_TASK DESCRIPTION:_
Your answer should consist solely of the lines from the first line of the data through the line with "Answer: -250", each reproduced exactly.

_RECORDS SUPPLIED:_
──────────
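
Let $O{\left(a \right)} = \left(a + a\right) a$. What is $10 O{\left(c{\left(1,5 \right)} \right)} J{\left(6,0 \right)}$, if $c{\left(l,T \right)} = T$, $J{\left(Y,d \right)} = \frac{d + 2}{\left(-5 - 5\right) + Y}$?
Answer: $-250$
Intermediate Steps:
$J{\left(Y,d \right)} = \frac{2 + d}{-10 + Y}$ ($J{\left(Y,d \right)} = \frac{2 + d}{\left(-5 - 5\right) + Y} = \frac{2 + d}{-10 + Y}$)
$O{\left(a \right)} = 2 a^{2}$ ($O{\left(a \right)} = 2 a a = 2 a^{2}$)
$10 O{\left(c{\left(1,5 \right)} \right)} J{\left(6,0 \right)} = 10 \cdot 2 \cdot 5^{2} \frac{2 + 0}{-10 + 6} = 10 \cdot 2 \cdot 25 \frac{1}{-4} \cdot 2 = 10 \cdot 50 \left(\left(- \frac{1}{4}\right) 2\right) = 500 \left(- \frac{1}{2}\right) = -250$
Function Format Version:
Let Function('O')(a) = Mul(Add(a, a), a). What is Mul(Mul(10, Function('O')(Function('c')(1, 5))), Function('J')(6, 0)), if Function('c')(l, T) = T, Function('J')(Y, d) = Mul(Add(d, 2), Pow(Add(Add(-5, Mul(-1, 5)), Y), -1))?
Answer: -250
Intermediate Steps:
Function('J')(Y, d) = Mul(Pow(Add(-10, Y), -1), Add(2, d)) (Function('J')(Y, d) = Mul(Add(2, d), Pow(Add(Add(-5, -5), Y), -1)) = Mul(Add(2, d), Pow(Add(-10, Y), -1)) = Mul(Pow(Add(-10, Y), -1), Add(2, d)))
Function('O')(a) = Mul(2, Pow(a, 2)) (Function('O')(a) = Mul(Mul(2, a), a) = Mul(2, Pow(a, 2)))
Mul(Mul(10, Function('O')(Function('c')(1, 5))), Function('J')(6, 0)) = Mul(Mul(10, Mul(2, Pow(5, 2))), Mul(Pow(Add(-10, 6), -1), Add(2, 0))) = Mul(Mul(10, Mul(2, 25)), Mul(Pow(-4, -1), 2)) = Mul(Mul(10, 50), Mul(Rational(-1, 4), 2)) = Mul(500, Rational(-1, 2)) = -250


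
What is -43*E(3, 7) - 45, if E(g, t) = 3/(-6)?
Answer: -47/2 ≈ -23.500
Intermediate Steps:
E(g, t) = -½ (E(g, t) = 3*(-⅙) = -½)
-43*E(3, 7) - 45 = -43*(-½) - 45 = 43/2 - 45 = -47/2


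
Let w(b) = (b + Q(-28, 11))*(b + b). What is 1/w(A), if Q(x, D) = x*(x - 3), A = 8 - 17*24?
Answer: -1/374400 ≈ -2.6709e-6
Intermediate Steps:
A = -400 (A = 8 - 408 = -400)
Q(x, D) = x*(-3 + x)
w(b) = 2*b*(868 + b) (w(b) = (b - 28*(-3 - 28))*(b + b) = (b - 28*(-31))*(2*b) = (b + 868)*(2*b) = (868 + b)*(2*b) = 2*b*(868 + b))
1/w(A) = 1/(2*(-400)*(868 - 400)) = 1/(2*(-400)*468) = 1/(-374400) = -1/374400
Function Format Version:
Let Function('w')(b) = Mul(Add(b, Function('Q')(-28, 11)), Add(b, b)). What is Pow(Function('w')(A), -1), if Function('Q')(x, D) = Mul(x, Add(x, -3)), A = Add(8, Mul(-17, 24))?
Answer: Rational(-1, 374400) ≈ -2.6709e-6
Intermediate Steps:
A = -400 (A = Add(8, -408) = -400)
Function('Q')(x, D) = Mul(x, Add(-3, x))
Function('w')(b) = Mul(2, b, Add(868, b)) (Function('w')(b) = Mul(Add(b, Mul(-28, Add(-3, -28))), Add(b, b)) = Mul(Add(b, Mul(-28, -31)), Mul(2, b)) = Mul(Add(b, 868), Mul(2, b)) = Mul(Add(868, b), Mul(2, b)) = Mul(2, b, Add(868, b)))
Pow(Function('w')(A), -1) = Pow(Mul(2, -400, Add(868, -400)), -1) = Pow(Mul(2, -400, 468), -1) = Pow(-374400, -1) = Rational(-1, 374400)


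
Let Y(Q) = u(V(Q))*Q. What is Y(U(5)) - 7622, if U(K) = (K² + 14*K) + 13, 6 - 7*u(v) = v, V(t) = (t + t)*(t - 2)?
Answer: -360782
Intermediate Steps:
V(t) = 2*t*(-2 + t) (V(t) = (2*t)*(-2 + t) = 2*t*(-2 + t))
u(v) = 6/7 - v/7
U(K) = 13 + K² + 14*K
Y(Q) = Q*(6/7 - 2*Q*(-2 + Q)/7) (Y(Q) = (6/7 - 2*Q*(-2 + Q)/7)*Q = Q*(6/7 - 2*Q*(-2 + Q)/7))
Y(U(5)) - 7622 = -2*(13 + 5² + 14*5)*(-3 + (13 + 5² + 14*5)*(-2 + (13 + 5² + 14*5)))/7 - 7622 = -2*(13 + 25 + 70)*(-3 + (13 + 25 + 70)*(-2 + (13 + 25 + 70)))/7 - 7622 = -2/7*108*(-3 + 108*(-2 + 108)) - 7622 = -2/7*108*(-3 + 108*106) - 7622 = -2/7*108*(-3 + 11448) - 7622 = -2/7*108*11445 - 7622 = -353160 - 7622 = -360782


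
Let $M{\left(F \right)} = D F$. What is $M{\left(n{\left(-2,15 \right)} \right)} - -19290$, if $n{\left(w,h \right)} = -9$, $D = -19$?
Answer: $19461$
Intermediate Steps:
$M{\left(F \right)} = - 19 F$
$M{\left(n{\left(-2,15 \right)} \right)} - -19290 = \left(-19\right) \left(-9\right) - -19290 = 171 + 19290 = 19461$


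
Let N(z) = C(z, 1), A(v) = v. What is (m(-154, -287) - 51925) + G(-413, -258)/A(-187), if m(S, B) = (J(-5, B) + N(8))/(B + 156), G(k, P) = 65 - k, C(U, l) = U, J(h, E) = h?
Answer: -1272069904/24497 ≈ -51928.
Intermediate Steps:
N(z) = z
m(S, B) = 3/(156 + B) (m(S, B) = (-5 + 8)/(B + 156) = 3/(156 + B))
(m(-154, -287) - 51925) + G(-413, -258)/A(-187) = (3/(156 - 287) - 51925) + (65 - 1*(-413))/(-187) = (3/(-131) - 51925) + (65 + 413)*(-1/187) = (3*(-1/131) - 51925) + 478*(-1/187) = (-3/131 - 51925) - 478/187 = -6802178/131 - 478/187 = -1272069904/24497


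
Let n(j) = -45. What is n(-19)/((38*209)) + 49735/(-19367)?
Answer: -395866885/153812714 ≈ -2.5737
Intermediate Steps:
n(-19)/((38*209)) + 49735/(-19367) = -45/(38*209) + 49735/(-19367) = -45/7942 + 49735*(-1/19367) = -45*1/7942 - 49735/19367 = -45/7942 - 49735/19367 = -395866885/153812714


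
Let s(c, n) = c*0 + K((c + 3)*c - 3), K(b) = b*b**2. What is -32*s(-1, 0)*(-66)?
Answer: -264000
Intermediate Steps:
K(b) = b**3
s(c, n) = (-3 + c*(3 + c))**3 (s(c, n) = c*0 + ((c + 3)*c - 3)**3 = 0 + ((3 + c)*c - 3)**3 = 0 + (c*(3 + c) - 3)**3 = 0 + (-3 + c*(3 + c))**3 = (-3 + c*(3 + c))**3)
-32*s(-1, 0)*(-66) = -32*(-3 + (-1)**2 + 3*(-1))**3*(-66) = -32*(-3 + 1 - 3)**3*(-66) = -32*(-5)**3*(-66) = -32*(-125)*(-66) = -(-4000)*(-66) = -1*264000 = -264000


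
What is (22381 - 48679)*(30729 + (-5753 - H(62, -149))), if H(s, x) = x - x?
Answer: -656818848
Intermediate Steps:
H(s, x) = 0
(22381 - 48679)*(30729 + (-5753 - H(62, -149))) = (22381 - 48679)*(30729 + (-5753 - 1*0)) = -26298*(30729 + (-5753 + 0)) = -26298*(30729 - 5753) = -26298*24976 = -656818848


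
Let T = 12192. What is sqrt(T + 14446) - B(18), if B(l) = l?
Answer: -18 + sqrt(26638) ≈ 145.21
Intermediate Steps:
sqrt(T + 14446) - B(18) = sqrt(12192 + 14446) - 1*18 = sqrt(26638) - 18 = -18 + sqrt(26638)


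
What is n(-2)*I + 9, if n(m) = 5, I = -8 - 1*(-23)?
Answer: 84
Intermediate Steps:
I = 15 (I = -8 + 23 = 15)
n(-2)*I + 9 = 5*15 + 9 = 75 + 9 = 84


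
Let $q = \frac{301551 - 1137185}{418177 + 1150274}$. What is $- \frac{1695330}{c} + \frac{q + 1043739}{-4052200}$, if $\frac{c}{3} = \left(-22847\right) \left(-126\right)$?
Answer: $- \frac{13181390741901157}{29041631133568680} \approx -0.45388$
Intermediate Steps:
$c = 8636166$ ($c = 3 \left(\left(-22847\right) \left(-126\right)\right) = 3 \cdot 2878722 = 8636166$)
$q = - \frac{835634}{1568451} \approx -0.53278$
$- \frac{1695330}{c} + \frac{q + 1043739}{-4052200} = - \frac{1695330}{8636166} + \frac{- \frac{835634}{1568451} + 1043739}{-4052200} = \left(-1695330\right) \frac{1}{8636166} + \frac{1637052642655}{1568451} \left(- \frac{1}{4052200}\right) = - \frac{4485}{22847} - \frac{327410528531}{1271135428440} = - \frac{13181390741901157}{29041631133568680}$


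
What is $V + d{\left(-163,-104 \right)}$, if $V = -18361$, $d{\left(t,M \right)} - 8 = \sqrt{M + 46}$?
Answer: $-18353 + i \sqrt{58} \approx -18353.0 + 7.6158 i$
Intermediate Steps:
$d{\left(t,M \right)} = 8 + \sqrt{46 + M}$ ($d{\left(t,M \right)} = 8 + \sqrt{M + 46} = 8 + \sqrt{46 + M}$)
$V + d{\left(-163,-104 \right)} = -18361 + \left(8 + \sqrt{46 - 104}\right) = -18361 + \left(8 + \sqrt{-58}\right) = -18361 + \left(8 + i \sqrt{58}\right) = -18353 + i \sqrt{58}$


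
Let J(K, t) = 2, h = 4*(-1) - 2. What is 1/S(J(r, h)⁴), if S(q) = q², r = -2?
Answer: 1/256 ≈ 0.0039063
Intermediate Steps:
h = -6 (h = -4 - 2 = -6)
1/S(J(r, h)⁴) = 1/((2⁴)²) = 1/(16²) = 1/256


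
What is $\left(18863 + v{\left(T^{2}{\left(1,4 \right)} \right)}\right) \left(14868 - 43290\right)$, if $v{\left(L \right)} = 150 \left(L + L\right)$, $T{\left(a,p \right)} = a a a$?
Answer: $-544650786$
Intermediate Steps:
$T{\left(a,p \right)} = a^{3}$ ($T{\left(a,p \right)} = a^{2} a = a^{3}$)
$v{\left(L \right)} = 300 L$ ($v{\left(L \right)} = 150 \cdot 2 L = 300 L$)
$\left(18863 + v{\left(T^{2}{\left(1,4 \right)} \right)}\right) \left(14868 - 43290\right) = \left(18863 + 300 \left(1^{3}\right)^{2}\right) \left(14868 - 43290\right) = \left(18863 + 300 \cdot 1^{2}\right) \left(-28422\right) = \left(18863 + 300 \cdot 1\right) \left(-28422\right) = \left(18863 + 300\right) \left(-28422\right) = 19163 \left(-28422\right) = -544650786$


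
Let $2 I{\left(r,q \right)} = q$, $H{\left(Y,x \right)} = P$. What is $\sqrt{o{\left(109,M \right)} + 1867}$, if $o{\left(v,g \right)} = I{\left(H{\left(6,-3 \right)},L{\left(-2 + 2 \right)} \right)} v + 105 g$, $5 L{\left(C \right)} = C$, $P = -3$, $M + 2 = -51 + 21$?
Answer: $i \sqrt{1493} \approx 38.639 i$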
──────────
_EXPECTED ANSWER:_
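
Let $O{\left(a \right)} = \left(a + a\right) a$. What is $10 O{\left(c{\left(1,5 \right)} \right)} J{\left(6,0 \right)}$, if $c{\left(l,T \right)} = T$, $J{\left(Y,d \right)} = \frac{d + 2}{\left(-5 - 5\right) + Y}$?
Answer: $-250$
Intermediate Steps:
$J{\left(Y,d \right)} = \frac{2 + d}{-10 + Y}$ ($J{\left(Y,d \right)} = \frac{2 + d}{\left(-5 - 5\right) + Y} = \frac{2 + d}{-10 + Y}$)
$O{\left(a \right)} = 2 a^{2}$ ($O{\left(a \right)} = 2 a a = 2 a^{2}$)
$10 O{\left(c{\left(1,5 \right)} \right)} J{\left(6,0 \right)} = 10 \cdot 2 \cdot 5^{2} \frac{2 + 0}{-10 + 6} = 10 \cdot 2 \cdot 25 \frac{1}{-4} \cdot 2 = 10 \cdot 50 \left(\left(- \frac{1}{4}\right) 2\right) = 500 \left(- \frac{1}{2}\right) = -250$
Function Format Version:
Let Function('O')(a) = Mul(Add(a, a), a). What is Mul(Mul(10, Function('O')(Function('c')(1, 5))), Function('J')(6, 0)), if Function('c')(l, T) = T, Function('J')(Y, d) = Mul(Add(d, 2), Pow(Add(Add(-5, Mul(-1, 5)), Y), -1))?
Answer: -250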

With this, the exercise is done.